Saved entries
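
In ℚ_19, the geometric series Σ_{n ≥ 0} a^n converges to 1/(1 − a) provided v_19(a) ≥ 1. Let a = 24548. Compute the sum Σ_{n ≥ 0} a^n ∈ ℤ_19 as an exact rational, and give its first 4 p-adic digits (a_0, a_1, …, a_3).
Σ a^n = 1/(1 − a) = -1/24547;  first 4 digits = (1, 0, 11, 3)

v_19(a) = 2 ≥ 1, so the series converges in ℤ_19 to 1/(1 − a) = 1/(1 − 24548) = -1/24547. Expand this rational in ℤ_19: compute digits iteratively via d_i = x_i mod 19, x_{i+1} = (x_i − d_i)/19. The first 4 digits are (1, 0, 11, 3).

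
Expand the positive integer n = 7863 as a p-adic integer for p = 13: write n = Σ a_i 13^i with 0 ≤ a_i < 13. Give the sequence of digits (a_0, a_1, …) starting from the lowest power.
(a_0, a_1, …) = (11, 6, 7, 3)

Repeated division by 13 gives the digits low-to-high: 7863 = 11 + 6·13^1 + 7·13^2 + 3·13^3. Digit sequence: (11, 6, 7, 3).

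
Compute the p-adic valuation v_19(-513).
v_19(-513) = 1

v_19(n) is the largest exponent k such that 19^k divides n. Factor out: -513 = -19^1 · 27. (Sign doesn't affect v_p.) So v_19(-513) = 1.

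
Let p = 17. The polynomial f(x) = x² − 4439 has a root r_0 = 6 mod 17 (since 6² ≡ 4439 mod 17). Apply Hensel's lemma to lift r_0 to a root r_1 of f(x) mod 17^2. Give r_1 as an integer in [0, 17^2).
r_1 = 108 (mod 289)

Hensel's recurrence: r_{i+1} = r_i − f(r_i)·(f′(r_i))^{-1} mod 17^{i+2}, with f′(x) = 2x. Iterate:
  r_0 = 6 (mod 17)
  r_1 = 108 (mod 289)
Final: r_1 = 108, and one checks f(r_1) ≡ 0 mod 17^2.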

WHAT IS REQUIRED
Could every entry be given again exactly, with no line skipped?

TASK RESULT
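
In ℚ_19, the geometric series Σ_{n ≥ 0} a^n converges to 1/(1 − a) provided v_19(a) ≥ 1. Let a = 24548. Compute the sum Σ_{n ≥ 0} a^n ∈ ℤ_19 as an exact rational, and give its first 4 p-adic digits (a_0, a_1, …, a_3).
Σ a^n = 1/(1 − a) = -1/24547;  first 4 digits = (1, 0, 11, 3)

v_19(a) = 2 ≥ 1, so the series converges in ℤ_19 to 1/(1 − a) = 1/(1 − 24548) = -1/24547. Expand this rational in ℤ_19: compute digits iteratively via d_i = x_i mod 19, x_{i+1} = (x_i − d_i)/19. The first 4 digits are (1, 0, 11, 3).

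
Expand the positive integer n = 7863 as a p-adic integer for p = 13: write n = Σ a_i 13^i with 0 ≤ a_i < 13. Give the sequence of digits (a_0, a_1, …) starting from the lowest power.
(a_0, a_1, …) = (11, 6, 7, 3)

Repeated division by 13 gives the digits low-to-high: 7863 = 11 + 6·13^1 + 7·13^2 + 3·13^3. Digit sequence: (11, 6, 7, 3).

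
Compute the p-adic valuation v_19(-513).
v_19(-513) = 1

v_19(n) is the largest exponent k such that 19^k divides n. Factor out: -513 = -19^1 · 27. (Sign doesn't affect v_p.) So v_19(-513) = 1.

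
Let p = 17. The polynomial f(x) = x² − 4439 has a root r_0 = 6 mod 17 (since 6² ≡ 4439 mod 17). Apply Hensel's lemma to lift r_0 to a root r_1 of f(x) mod 17^2. Give r_1 as an integer in [0, 17^2).
r_1 = 108 (mod 289)

Hensel's recurrence: r_{i+1} = r_i − f(r_i)·(f′(r_i))^{-1} mod 17^{i+2}, with f′(x) = 2x. Iterate:
  r_0 = 6 (mod 17)
  r_1 = 108 (mod 289)
Final: r_1 = 108, and one checks f(r_1) ≡ 0 mod 17^2.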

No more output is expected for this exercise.